# [Exercise objective]
From the line holding "A strip footing 2.91" to the final line below, restate each line word for word and add nothing.

# [Record extracts]
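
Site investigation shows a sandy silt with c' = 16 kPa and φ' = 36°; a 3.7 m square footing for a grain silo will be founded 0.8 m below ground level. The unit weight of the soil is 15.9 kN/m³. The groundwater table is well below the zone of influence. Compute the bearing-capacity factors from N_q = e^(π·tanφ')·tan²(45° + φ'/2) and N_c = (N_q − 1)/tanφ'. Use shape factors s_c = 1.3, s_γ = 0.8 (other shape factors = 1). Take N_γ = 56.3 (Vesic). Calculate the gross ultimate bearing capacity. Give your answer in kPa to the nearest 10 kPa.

tan36° = 0.7265, so N_q = e^(π×0.7265)·tan²(63°) = 9.801 × 3.852 = 37.75.
N_c = (37.75 − 1)/tan36° = 50.59.
q = γ·D_f = 15.9 × 0.8 = 12.72 kPa.
c·N_c·s_c = 16 × 50.585 × 1.3 = 1052.2 kPa
q·N_q = 12.72 × 37.752 = 480.21 kPa
0.5·γ·B·N_γ·s_γ = 0.5 × 15.9 × 3.7 × 56.3 × 0.8 = 1324.9 kPa
q_ult = 1052.2 + 480.21 + 1324.9 = 2857.2 kPa.

q_ult ≈ 2860 kPa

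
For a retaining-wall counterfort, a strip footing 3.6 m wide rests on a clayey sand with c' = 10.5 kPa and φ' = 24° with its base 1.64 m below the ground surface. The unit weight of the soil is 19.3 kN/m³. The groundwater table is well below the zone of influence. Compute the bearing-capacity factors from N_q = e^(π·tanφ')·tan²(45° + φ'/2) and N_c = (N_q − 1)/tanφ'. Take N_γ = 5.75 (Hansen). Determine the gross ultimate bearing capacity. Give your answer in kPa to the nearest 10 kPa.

q_ult ≈ 710 kPa

tan24° = 0.4452, so N_q = e^(π×0.4452)·tan²(57°) = 4.05 × 2.371 = 9.6.
N_c = (9.6 − 1)/tan24° = 19.32.
Overburden at base level: q = 19.3 × 1.64 = 31.652 kPa.
Cohesion term c·N_c = 10.5 × 19.324 = 202.9 kPa; surcharge term q·N_q = 31.652 × 9.6034 = 303.97 kPa; self-weight term 0.5·γ·B·N_γ = 0.5 × 19.3 × 3.6 × 5.75 = 199.76 kPa.
q_ult = 202.9 + 303.97 + 199.76 = 706.62 kPa.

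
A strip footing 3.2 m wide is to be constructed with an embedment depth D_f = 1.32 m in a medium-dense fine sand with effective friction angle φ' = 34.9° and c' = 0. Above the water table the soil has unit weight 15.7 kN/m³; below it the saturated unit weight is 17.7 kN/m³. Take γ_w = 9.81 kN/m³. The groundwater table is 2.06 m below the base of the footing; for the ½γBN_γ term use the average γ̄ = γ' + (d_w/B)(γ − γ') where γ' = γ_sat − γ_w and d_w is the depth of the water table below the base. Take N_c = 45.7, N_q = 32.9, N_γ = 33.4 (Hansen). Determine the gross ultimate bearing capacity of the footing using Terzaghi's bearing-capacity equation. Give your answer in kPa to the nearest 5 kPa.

q_ult ≈ 1370 kPa

Overburden at base level: q = 15.7 × 1.32 = 20.724 kPa.
The water table is 2.06 m below the base (< B = 3.2 m), so the ½γBN_γ term uses γ̄ = γ' + (d_w/B)(γ − γ') = 7.89 + (2.06/3.2)(15.7 − 7.89) = 12.918 kN/m³.
Surcharge term q·N_q = 20.724 × 32.9 = 681.82 kPa; self-weight term 0.5·γ·B·N_γ = 0.5 × 12.918 × 3.2 × 33.4 = 690.32 kPa.
q_ult = 681.82 + 690.32 = 1372.1 kPa.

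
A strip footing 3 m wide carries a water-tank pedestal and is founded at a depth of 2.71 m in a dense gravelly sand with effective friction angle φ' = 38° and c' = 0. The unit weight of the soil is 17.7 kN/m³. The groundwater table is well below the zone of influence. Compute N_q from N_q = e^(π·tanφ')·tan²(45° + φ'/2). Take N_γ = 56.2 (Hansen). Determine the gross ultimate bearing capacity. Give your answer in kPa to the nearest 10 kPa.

q_ult ≈ 3840 kPa

tan38° = 0.7813, so N_q = e^(π×0.7813)·tan²(64°) = 11.64 × 4.204 = 48.93.
Overburden at base level: q = 17.7 × 2.71 = 47.967 kPa.
Surcharge term q·N_q = 47.967 × 48.933 = 2347.2 kPa; self-weight term 0.5·γ·B·N_γ = 0.5 × 17.7 × 3 × 56.2 = 1492.1 kPa.
q_ult = 2347.2 + 1492.1 = 3839.3 kPa.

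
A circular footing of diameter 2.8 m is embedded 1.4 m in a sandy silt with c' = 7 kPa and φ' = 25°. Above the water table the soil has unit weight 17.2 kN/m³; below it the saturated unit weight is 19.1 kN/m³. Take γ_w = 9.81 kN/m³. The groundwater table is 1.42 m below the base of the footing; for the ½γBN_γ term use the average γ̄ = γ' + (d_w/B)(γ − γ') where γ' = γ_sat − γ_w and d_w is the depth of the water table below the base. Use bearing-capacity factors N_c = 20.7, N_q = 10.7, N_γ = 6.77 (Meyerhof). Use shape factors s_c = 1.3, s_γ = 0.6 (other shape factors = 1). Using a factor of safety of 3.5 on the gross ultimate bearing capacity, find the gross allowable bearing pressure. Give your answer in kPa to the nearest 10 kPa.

Overburden at base level: q = 17.2 × 1.4 = 24.08 kPa.
The water table is 1.42 m below the base (< B = 2.8 m), so the ½γBN_γ term uses γ̄ = γ' + (d_w/B)(γ − γ') = 9.29 + (1.42/2.8)(17.2 − 9.29) = 13.302 kN/m³.
Cohesion term c·N_c·s_c = 7 × 20.7 × 1.3 = 188.37 kPa; surcharge term q·N_q = 24.08 × 10.7 = 257.66 kPa; self-weight term 0.5·γ·B·N_γ·s_γ = 0.5 × 13.302 × 2.8 × 6.77 × 0.6 = 75.643 kPa.
q_ult = 188.37 + 257.66 + 75.643 = 521.67 kPa.
q_all = 521.67 / 3.5 = 149.05 kPa.

q_all ≈ 150 kPa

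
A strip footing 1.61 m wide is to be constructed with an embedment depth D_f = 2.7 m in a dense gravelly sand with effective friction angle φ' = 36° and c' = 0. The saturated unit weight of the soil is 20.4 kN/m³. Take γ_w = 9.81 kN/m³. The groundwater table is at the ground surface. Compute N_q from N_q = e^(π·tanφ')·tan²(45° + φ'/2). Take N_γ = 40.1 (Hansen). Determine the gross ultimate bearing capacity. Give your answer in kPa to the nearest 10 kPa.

q_ult ≈ 1420 kPa

tan36° = 0.7265, so N_q = e^(π×0.7265)·tan²(63°) = 9.801 × 3.852 = 37.75.
γ' = 20.4 − 9.81 = 10.59 kN/m³ (submerged throughout). q = 10.59 × 2.7 = 28.593 kPa; the same γ' applies in the ½γBN_γ term.
q·N_q = 28.593 × 37.752 = 1079.5 kPa
0.5·γ·B·N_γ = 0.5 × 10.59 × 1.61 × 40.1 = 341.85 kPa
q_ult = 1079.5 + 341.85 = 1421.3 kPa.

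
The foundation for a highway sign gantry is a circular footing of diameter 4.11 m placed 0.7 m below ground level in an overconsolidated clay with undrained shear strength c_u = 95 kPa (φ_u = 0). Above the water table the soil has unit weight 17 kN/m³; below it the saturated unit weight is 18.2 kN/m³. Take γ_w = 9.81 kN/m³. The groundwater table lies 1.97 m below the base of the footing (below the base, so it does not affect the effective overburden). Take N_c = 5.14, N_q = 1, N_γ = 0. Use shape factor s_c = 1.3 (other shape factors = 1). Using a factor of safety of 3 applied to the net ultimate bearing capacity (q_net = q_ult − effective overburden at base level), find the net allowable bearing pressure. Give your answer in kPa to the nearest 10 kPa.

Overburden at base level: q = 17 × 0.7 = 11.9 kPa.
Cohesion term c·N_c·s_c = 95 × 5.14 × 1.3 = 634.79 kPa; surcharge term q·N_q = 11.9 × 1 = 11.9 kPa.
q_ult = 634.79 + 11.9 = 646.69 kPa.
Net ultimate: q_net = 646.69 − 11.9 = 634.79 kPa.
q_all(net) = 634.79 / 3 = 211.6 kPa.

q_all(net) ≈ 210 kPa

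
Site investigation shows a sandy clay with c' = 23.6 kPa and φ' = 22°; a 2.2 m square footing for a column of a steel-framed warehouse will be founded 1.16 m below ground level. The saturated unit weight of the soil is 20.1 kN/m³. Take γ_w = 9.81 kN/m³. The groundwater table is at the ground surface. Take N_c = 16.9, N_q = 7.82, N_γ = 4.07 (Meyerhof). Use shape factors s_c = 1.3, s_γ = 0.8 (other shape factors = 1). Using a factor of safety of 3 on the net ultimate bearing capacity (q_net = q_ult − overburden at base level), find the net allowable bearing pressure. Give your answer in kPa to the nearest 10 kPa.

q_all(net) ≈ 210 kPa

γ' = 20.1 − 9.81 = 10.29 kN/m³ (submerged throughout). q = 10.29 × 1.16 = 11.936 kPa; the same γ' applies in the ½γBN_γ term.
c·N_c·s_c = 23.6 × 16.9 × 1.3 = 518.49 kPa
q·N_q = 11.936 × 7.82 = 93.343 kPa
0.5·γ·B·N_γ·s_γ = 0.5 × 10.29 × 2.2 × 4.07 × 0.8 = 36.855 kPa
q_ult = 518.49 + 93.343 + 36.855 = 648.69 kPa.
q_net = 648.69 − 11.936 = 636.75 kPa.
q_all(net) = 636.75 / 3 = 212.25 kPa.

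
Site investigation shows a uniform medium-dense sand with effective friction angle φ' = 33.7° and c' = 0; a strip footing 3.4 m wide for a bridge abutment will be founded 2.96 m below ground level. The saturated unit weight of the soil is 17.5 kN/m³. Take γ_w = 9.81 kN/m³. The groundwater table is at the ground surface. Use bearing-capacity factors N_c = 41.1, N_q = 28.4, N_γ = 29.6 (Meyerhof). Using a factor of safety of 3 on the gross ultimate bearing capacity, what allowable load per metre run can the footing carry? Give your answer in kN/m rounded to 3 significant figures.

≈ 1170 kN/m

γ' = 17.5 − 9.81 = 7.69 kN/m³ (submerged throughout). q = 7.69 × 2.96 = 22.762 kPa; the same γ' applies in the ½γBN_γ term.
q·N_q = 22.762 × 28.4 = 646.45 kPa
0.5·γ·B·N_γ = 0.5 × 7.69 × 3.4 × 29.6 = 386.96 kPa
q_ult = 646.45 + 386.96 = 1033.4 kPa.
Gross allowable pressure q_all = 1033.4 / 3 = 344.47 kPa.
Allowable wall load = q_all × B = 344.47 × 3.4 = 1171.2 kN per metre run.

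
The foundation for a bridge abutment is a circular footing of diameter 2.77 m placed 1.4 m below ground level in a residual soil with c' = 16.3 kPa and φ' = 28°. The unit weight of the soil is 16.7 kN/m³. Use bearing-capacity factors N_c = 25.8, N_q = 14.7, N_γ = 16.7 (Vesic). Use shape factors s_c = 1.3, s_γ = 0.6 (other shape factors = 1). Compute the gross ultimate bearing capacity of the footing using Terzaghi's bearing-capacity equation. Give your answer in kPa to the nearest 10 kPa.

q_ult ≈ 1120 kPa

Effective surcharge at the founding depth q = γ·D_f = 16.7 × 1.4 = 23.38 kPa.
q_ult = c·N_c·s_c + q·N_q + 0.5·γ·B·N_γ·s_γ
     = 16.3 × 25.8 × 1.3 + 23.38 × 14.7 + 0.5 × 16.7 × 2.77 × 16.7 × 0.6
     = 546.7 + 343.69 + 231.76 = 1122.1 kPa.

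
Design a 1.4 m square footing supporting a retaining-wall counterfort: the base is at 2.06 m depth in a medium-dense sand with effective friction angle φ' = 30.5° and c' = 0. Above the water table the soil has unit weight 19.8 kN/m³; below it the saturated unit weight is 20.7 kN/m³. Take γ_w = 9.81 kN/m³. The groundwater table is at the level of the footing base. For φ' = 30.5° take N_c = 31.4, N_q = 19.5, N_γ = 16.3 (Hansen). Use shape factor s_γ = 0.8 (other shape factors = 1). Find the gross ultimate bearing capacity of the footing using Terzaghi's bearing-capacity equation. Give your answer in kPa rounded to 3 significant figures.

q_ult ≈ 895 kPa

Overburden at base level: q = 19.8 × 2.06 = 40.788 kPa.
Below the base the soil is submerged, so the ½γBN_γ term uses γ' = 20.7 − 9.81 = 10.89 kN/m³.
Surcharge term q·N_q = 40.788 × 19.5 = 795.37 kPa; self-weight term 0.5·γ·B·N_γ·s_γ = 0.5 × 10.89 × 1.4 × 16.3 × 0.8 = 99.404 kPa.
q_ult = 795.37 + 99.404 = 894.77 kPa.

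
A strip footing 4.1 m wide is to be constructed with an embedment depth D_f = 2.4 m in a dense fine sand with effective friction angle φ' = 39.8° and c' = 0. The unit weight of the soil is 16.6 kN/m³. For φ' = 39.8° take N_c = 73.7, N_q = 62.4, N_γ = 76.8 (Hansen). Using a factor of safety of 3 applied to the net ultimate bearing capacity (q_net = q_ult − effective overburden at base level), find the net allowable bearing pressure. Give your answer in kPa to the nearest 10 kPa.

q_all(net) ≈ 1690 kPa

Overburden at base level: q = 16.6 × 2.4 = 39.84 kPa.
Surcharge term q·N_q = 39.84 × 62.4 = 2486 kPa; self-weight term 0.5·γ·B·N_γ = 0.5 × 16.6 × 4.1 × 76.8 = 2613.5 kPa.
q_ult = 2486 + 2613.5 = 5099.5 kPa.
Net ultimate: q_net = 5099.5 − 39.84 = 5059.7 kPa.
q_all(net) = 5059.7 / 3 = 1686.6 kPa.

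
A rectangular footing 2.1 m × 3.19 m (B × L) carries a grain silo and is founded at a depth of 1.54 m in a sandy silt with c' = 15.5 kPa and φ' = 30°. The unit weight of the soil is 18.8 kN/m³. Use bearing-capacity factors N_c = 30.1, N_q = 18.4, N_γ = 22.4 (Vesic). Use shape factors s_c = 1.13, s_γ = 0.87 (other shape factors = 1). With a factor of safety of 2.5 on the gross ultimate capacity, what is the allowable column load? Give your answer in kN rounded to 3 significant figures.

q = γ·D_f = 18.8 × 1.54 = 28.952 kPa.
c·N_c·s_c = 15.5 × 30.1 × 1.13 = 527.2 kPa
q·N_q = 28.952 × 18.4 = 532.72 kPa
0.5·γ·B·N_γ·s_γ = 0.5 × 18.8 × 2.1 × 22.4 × 0.87 = 384.69 kPa
q_ult = 527.2 + 532.72 + 384.69 = 1444.6 kPa.
Gross allowable pressure q_all = 1444.6 / 2.5 = 577.84 kPa.
Footing area = 6.699 m², so allowable column load = 577.84 × 6.699 = 3871 kN.

P_all ≈ 3870 kN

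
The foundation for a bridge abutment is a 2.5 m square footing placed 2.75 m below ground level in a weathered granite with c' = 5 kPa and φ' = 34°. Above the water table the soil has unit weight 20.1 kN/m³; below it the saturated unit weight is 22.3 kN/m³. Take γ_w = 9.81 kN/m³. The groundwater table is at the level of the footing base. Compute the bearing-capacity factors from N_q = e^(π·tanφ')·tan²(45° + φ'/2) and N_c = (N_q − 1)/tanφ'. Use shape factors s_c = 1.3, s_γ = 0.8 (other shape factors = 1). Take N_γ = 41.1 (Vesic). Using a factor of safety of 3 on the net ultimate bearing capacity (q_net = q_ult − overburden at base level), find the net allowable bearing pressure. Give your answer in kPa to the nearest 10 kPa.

q_all(net) ≈ 790 kPa

N_q = e^(π·tan34°)·tan²(62°) = 29.44; N_c = (N_q − 1)/tanφ' = 42.16.
Effective surcharge at the founding depth q = γ·D_f = 20.1 × 2.75 = 55.275 kPa.
The water table coincides with the base, so in the self-weight term γ → γ' = 12.49 kN/m³.
q_ult = c·N_c·s_c + q·N_q + 0.5·γ·B·N_γ·s_γ
     = 5 × 42.164 × 1.3 + 55.275 × 29.44 + 0.5 × 12.49 × 2.5 × 41.1 × 0.8
     = 274.06 + 1627.3 + 513.34 = 2414.7 kPa.
q_net = 2414.7 − 55.275 = 2359.4 kPa.
q_all(net) = 2359.4 / 3 = 786.47 kPa.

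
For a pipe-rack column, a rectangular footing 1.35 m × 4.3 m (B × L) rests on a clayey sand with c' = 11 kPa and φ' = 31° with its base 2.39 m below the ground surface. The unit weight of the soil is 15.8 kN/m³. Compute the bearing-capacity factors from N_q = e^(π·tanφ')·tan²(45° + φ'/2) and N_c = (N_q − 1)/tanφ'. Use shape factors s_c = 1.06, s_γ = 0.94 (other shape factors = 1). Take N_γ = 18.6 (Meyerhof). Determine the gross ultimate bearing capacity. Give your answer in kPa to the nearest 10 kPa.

tan31° = 0.6009, so N_q = e^(π×0.6009)·tan²(60.5°) = 6.604 × 3.124 = 20.63.
N_c = (20.63 − 1)/tan31° = 32.67.
Overburden at base level: q = 15.8 × 2.39 = 37.762 kPa.
Cohesion term c·N_c·s_c = 11 × 32.671 × 1.06 = 380.95 kPa; surcharge term q·N_q = 37.762 × 20.631 = 779.06 kPa; self-weight term 0.5·γ·B·N_γ·s_γ = 0.5 × 15.8 × 1.35 × 18.6 × 0.94 = 186.47 kPa.
q_ult = 380.95 + 779.06 + 186.47 = 1346.5 kPa.

q_ult ≈ 1350 kPa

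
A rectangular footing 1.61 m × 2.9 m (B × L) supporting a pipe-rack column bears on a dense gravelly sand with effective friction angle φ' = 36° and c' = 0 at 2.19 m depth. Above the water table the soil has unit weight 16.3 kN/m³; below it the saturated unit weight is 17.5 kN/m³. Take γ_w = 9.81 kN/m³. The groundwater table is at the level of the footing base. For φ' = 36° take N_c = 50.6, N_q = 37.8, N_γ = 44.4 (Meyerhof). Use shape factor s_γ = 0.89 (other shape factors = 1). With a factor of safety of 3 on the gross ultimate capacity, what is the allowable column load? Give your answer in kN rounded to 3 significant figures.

P_all ≈ 2480 kN

Overburden at base level: q = 16.3 × 2.19 = 35.697 kPa.
Below the base the soil is submerged, so the ½γBN_γ term uses γ' = 17.5 − 9.81 = 7.69 kN/m³.
Surcharge term q·N_q = 35.697 × 37.8 = 1349.3 kPa; self-weight term 0.5·γ·B·N_γ·s_γ = 0.5 × 7.69 × 1.61 × 44.4 × 0.89 = 244.62 kPa.
q_ult = 1349.3 + 244.62 = 1594 kPa.
Gross allowable pressure q_all = 1594 / 3 = 531.32 kPa.
Footing area = 4.669 m², so allowable column load = 531.32 × 4.669 = 2480.7 kN.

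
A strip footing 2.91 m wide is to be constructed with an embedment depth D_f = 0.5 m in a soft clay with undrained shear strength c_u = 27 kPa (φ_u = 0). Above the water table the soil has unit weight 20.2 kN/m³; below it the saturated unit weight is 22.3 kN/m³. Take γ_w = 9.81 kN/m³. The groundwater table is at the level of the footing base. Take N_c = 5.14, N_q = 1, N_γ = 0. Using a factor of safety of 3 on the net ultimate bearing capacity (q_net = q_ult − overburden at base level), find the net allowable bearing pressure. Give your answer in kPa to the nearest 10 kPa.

q_all(net) ≈ 50 kPa

Effective surcharge at the founding depth q = γ·D_f = 20.2 × 0.5 = 10.1 kPa.
q_ult = c·N_c + q·N_q
     = 27 × 5.14 + 10.1 × 1
     = 138.78 + 10.1 = 148.88 kPa.
q_net = 148.88 − 10.1 = 138.78 kPa.
q_all(net) = 138.78 / 3 = 46.26 kPa.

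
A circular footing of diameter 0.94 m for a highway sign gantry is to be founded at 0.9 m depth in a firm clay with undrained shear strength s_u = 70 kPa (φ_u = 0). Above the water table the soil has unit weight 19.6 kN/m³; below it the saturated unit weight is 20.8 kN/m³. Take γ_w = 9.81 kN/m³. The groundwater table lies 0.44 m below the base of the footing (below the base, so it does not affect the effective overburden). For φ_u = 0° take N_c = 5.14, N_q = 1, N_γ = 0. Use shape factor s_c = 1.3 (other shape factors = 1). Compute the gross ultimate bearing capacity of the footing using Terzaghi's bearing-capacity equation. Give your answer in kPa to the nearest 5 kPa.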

# [Solution for this problem]
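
A strip footing 2.91 m wide is to be constructed with an embedment depth D_f = 0.5 m in a soft clay with undrained shear strength c_u = 27 kPa (φ_u = 0). Above the water table the soil has unit weight 20.2 kN/m³; below it the saturated unit weight is 22.3 kN/m³. Take γ_w = 9.81 kN/m³. The groundwater table is at the level of the footing base. Take N_c = 5.14, N_q = 1, N_γ = 0. Using a factor of safety of 3 on the net ultimate bearing capacity (q_net = q_ult − overburden at base level), find the net allowable bearing pressure. Give your answer in kPa to the nearest 10 kPa.

q_all(net) ≈ 50 kPa

Effective surcharge at the founding depth q = γ·D_f = 20.2 × 0.5 = 10.1 kPa.
q_ult = c·N_c + q·N_q
     = 27 × 5.14 + 10.1 × 1
     = 138.78 + 10.1 = 148.88 kPa.
q_net = 148.88 − 10.1 = 138.78 kPa.
q_all(net) = 138.78 / 3 = 46.26 kPa.

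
A circular footing of diameter 0.94 m for a highway sign gantry is to be founded at 0.9 m depth in a firm clay with undrained shear strength s_u = 70 kPa (φ_u = 0). Above the water table the soil has unit weight 19.6 kN/m³; below it the saturated unit weight is 20.8 kN/m³. Take γ_w = 9.81 kN/m³. The groundwater table lies 0.44 m below the base of the footing (below the base, so it does not affect the effective overburden). For φ_u = 0° take N_c = 5.14, N_q = 1, N_γ = 0. Use shape factor s_c = 1.3 (other shape factors = 1). Compute the gross ultimate bearing capacity of the footing using Terzaghi's bearing-capacity equation. Give your answer in kPa to the nearest 5 kPa.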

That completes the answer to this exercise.